## [Work item]
Return every line from the one with "[2024-01-21T11:51:51] [analytics-service] INFO" through the one with "[2024-08-07T10:03:15] CONNECT - inventory-service", inclusive, exactly as it appears below.

::: Supplied material :::

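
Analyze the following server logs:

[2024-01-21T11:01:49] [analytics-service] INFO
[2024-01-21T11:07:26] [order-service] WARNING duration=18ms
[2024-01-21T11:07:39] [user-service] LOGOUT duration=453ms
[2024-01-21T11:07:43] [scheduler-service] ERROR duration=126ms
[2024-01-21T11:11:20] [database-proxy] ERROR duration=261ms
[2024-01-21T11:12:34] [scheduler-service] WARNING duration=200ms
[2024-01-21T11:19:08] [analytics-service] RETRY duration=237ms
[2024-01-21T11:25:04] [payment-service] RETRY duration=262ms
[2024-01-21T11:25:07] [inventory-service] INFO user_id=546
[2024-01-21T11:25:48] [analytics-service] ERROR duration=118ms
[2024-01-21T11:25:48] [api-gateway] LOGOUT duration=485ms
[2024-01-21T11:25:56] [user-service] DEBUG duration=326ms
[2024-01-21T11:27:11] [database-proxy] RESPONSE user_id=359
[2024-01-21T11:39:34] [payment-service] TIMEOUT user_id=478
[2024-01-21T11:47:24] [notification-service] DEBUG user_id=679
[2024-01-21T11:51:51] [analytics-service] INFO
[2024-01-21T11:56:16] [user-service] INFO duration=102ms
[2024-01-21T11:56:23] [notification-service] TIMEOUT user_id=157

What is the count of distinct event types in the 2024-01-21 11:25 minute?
5

To count unique event types:

1. Filter events in the minute starting at 2024-01-21 11:25
2. Extract event types from matching entries
3. Count unique types: 5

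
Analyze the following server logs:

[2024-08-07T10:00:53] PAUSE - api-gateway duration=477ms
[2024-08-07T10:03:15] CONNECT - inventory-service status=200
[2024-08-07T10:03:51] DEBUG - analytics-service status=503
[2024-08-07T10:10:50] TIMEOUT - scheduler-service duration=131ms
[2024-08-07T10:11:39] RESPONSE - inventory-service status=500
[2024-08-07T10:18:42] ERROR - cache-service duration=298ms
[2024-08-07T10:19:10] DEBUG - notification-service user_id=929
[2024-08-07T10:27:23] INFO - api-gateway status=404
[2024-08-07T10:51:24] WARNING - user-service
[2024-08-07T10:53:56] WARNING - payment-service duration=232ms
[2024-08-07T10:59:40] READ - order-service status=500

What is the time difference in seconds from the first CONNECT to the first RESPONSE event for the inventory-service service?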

:::

## [Written response]
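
[2024-01-21T11:51:51] [analytics-service] INFO
[2024-01-21T11:56:16] [user-service] INFO duration=102ms
[2024-01-21T11:56:23] [notification-service] TIMEOUT user_id=157

What is the count of distinct event types in the 2024-01-21 11:25 minute?
5

To count unique event types:

1. Filter events in the minute starting at 2024-01-21 11:25
2. Extract event types from matching entries
3. Count unique types: 5

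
Analyze the following server logs:

[2024-08-07T10:00:53] PAUSE - api-gateway duration=477ms
[2024-08-07T10:03:15] CONNECT - inventory-service status=200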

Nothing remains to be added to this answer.